(Stored items)
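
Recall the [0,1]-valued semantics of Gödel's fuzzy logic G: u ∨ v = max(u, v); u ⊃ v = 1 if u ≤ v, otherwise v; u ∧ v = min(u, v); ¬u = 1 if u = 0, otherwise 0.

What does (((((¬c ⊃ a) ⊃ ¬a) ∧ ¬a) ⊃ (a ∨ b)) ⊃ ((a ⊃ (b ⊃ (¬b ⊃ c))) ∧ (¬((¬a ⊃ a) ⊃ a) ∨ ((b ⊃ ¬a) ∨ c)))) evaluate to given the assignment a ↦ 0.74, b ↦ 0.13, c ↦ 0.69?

0.69

¬c: Gödel ¬ of 0.69 = 0 (operand ≠ 0)
(¬c ⊃ a): 0 ≤ 0.74, so result = 1
¬a: Gödel ¬ of 0.74 = 0 (operand ≠ 0)
((¬c ⊃ a) ⊃ ¬a): 1 > 0, so result = 0
¬a: Gödel ¬ of 0.74 = 0 (operand ≠ 0)
(((¬c ⊃ a) ⊃ ¬a) ∧ ¬a) = min(0, 0) = 0
(a ∨ b) = max(0.74, 0.13) = 0.74
((((¬c ⊃ a) ⊃ ¬a) ∧ ¬a) ⊃ (a ∨ b)): 0 ≤ 0.74, so result = 1
¬b: Gödel ¬ of 0.13 = 0 (operand ≠ 0)
(¬b ⊃ c): 0 ≤ 0.69, so result = 1
(b ⊃ (¬b ⊃ c)): 0.13 ≤ 1, so result = 1
(a ⊃ (b ⊃ (¬b ⊃ c))): 0.74 ≤ 1, so result = 1
¬a: Gödel ¬ of 0.74 = 0 (operand ≠ 0)
(¬a ⊃ a): 0 ≤ 0.74, so result = 1
((¬a ⊃ a) ⊃ a): 1 > 0.74, so result = 0.74
¬((¬a ⊃ a) ⊃ a): Gödel ¬ of 0.74 = 0 (operand ≠ 0)
¬a: Gödel ¬ of 0.74 = 0 (operand ≠ 0)
(b ⊃ ¬a): 0.13 > 0, so result = 0
((b ⊃ ¬a) ∨ c) = max(0, 0.69) = 0.69
(¬((¬a ⊃ a) ⊃ a) ∨ ((b ⊃ ¬a) ∨ c)) = max(0, 0.69) = 0.69
((a ⊃ (b ⊃ (¬b ⊃ c))) ∧ (¬((¬a ⊃ a) ⊃ a) ∨ ((b ⊃ ¬a) ∨ c))) = min(1, 0.69) = 0.69
(((((¬c ⊃ a) ⊃ ¬a) ∧ ¬a) ⊃ (a ∨ b)) ⊃ ((a ⊃ (b ⊃ (¬b ⊃ c))) ∧ (¬((¬a ⊃ a) ⊃ a) ∨ ((b ⊃ ¬a) ∨ c)))): 1 > 0.69, so result = 0.69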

### Instructions to follow
None of the records may be left out; each is to be restated exactly.

### Response to the exercise
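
Recall the [0,1]-valued semantics of Gödel's fuzzy logic G: u ∨ v = max(u, v); u ⊃ v = 1 if u ≤ v, otherwise v; u ∧ v = min(u, v); ¬u = 1 if u = 0, otherwise 0.

What does (((((¬c ⊃ a) ⊃ ¬a) ∧ ¬a) ⊃ (a ∨ b)) ⊃ ((a ⊃ (b ⊃ (¬b ⊃ c))) ∧ (¬((¬a ⊃ a) ⊃ a) ∨ ((b ⊃ ¬a) ∨ c)))) evaluate to given the assignment a ↦ 0.74, b ↦ 0.13, c ↦ 0.69?

0.69

¬c: Gödel ¬ of 0.69 = 0 (operand ≠ 0)
(¬c ⊃ a): 0 ≤ 0.74, so result = 1
¬a: Gödel ¬ of 0.74 = 0 (operand ≠ 0)
((¬c ⊃ a) ⊃ ¬a): 1 > 0, so result = 0
¬a: Gödel ¬ of 0.74 = 0 (operand ≠ 0)
(((¬c ⊃ a) ⊃ ¬a) ∧ ¬a) = min(0, 0) = 0
(a ∨ b) = max(0.74, 0.13) = 0.74
((((¬c ⊃ a) ⊃ ¬a) ∧ ¬a) ⊃ (a ∨ b)): 0 ≤ 0.74, so result = 1
¬b: Gödel ¬ of 0.13 = 0 (operand ≠ 0)
(¬b ⊃ c): 0 ≤ 0.69, so result = 1
(b ⊃ (¬b ⊃ c)): 0.13 ≤ 1, so result = 1
(a ⊃ (b ⊃ (¬b ⊃ c))): 0.74 ≤ 1, so result = 1
¬a: Gödel ¬ of 0.74 = 0 (operand ≠ 0)
(¬a ⊃ a): 0 ≤ 0.74, so result = 1
((¬a ⊃ a) ⊃ a): 1 > 0.74, so result = 0.74
¬((¬a ⊃ a) ⊃ a): Gödel ¬ of 0.74 = 0 (operand ≠ 0)
¬a: Gödel ¬ of 0.74 = 0 (operand ≠ 0)
(b ⊃ ¬a): 0.13 > 0, so result = 0
((b ⊃ ¬a) ∨ c) = max(0, 0.69) = 0.69
(¬((¬a ⊃ a) ⊃ a) ∨ ((b ⊃ ¬a) ∨ c)) = max(0, 0.69) = 0.69
((a ⊃ (b ⊃ (¬b ⊃ c))) ∧ (¬((¬a ⊃ a) ⊃ a) ∨ ((b ⊃ ¬a) ∨ c))) = min(1, 0.69) = 0.69
(((((¬c ⊃ a) ⊃ ¬a) ∧ ¬a) ⊃ (a ∨ b)) ⊃ ((a ⊃ (b ⊃ (¬b ⊃ c))) ∧ (¬((¬a ⊃ a) ⊃ a) ∨ ((b ⊃ ¬a) ∨ c)))): 1 > 0.69, so result = 0.69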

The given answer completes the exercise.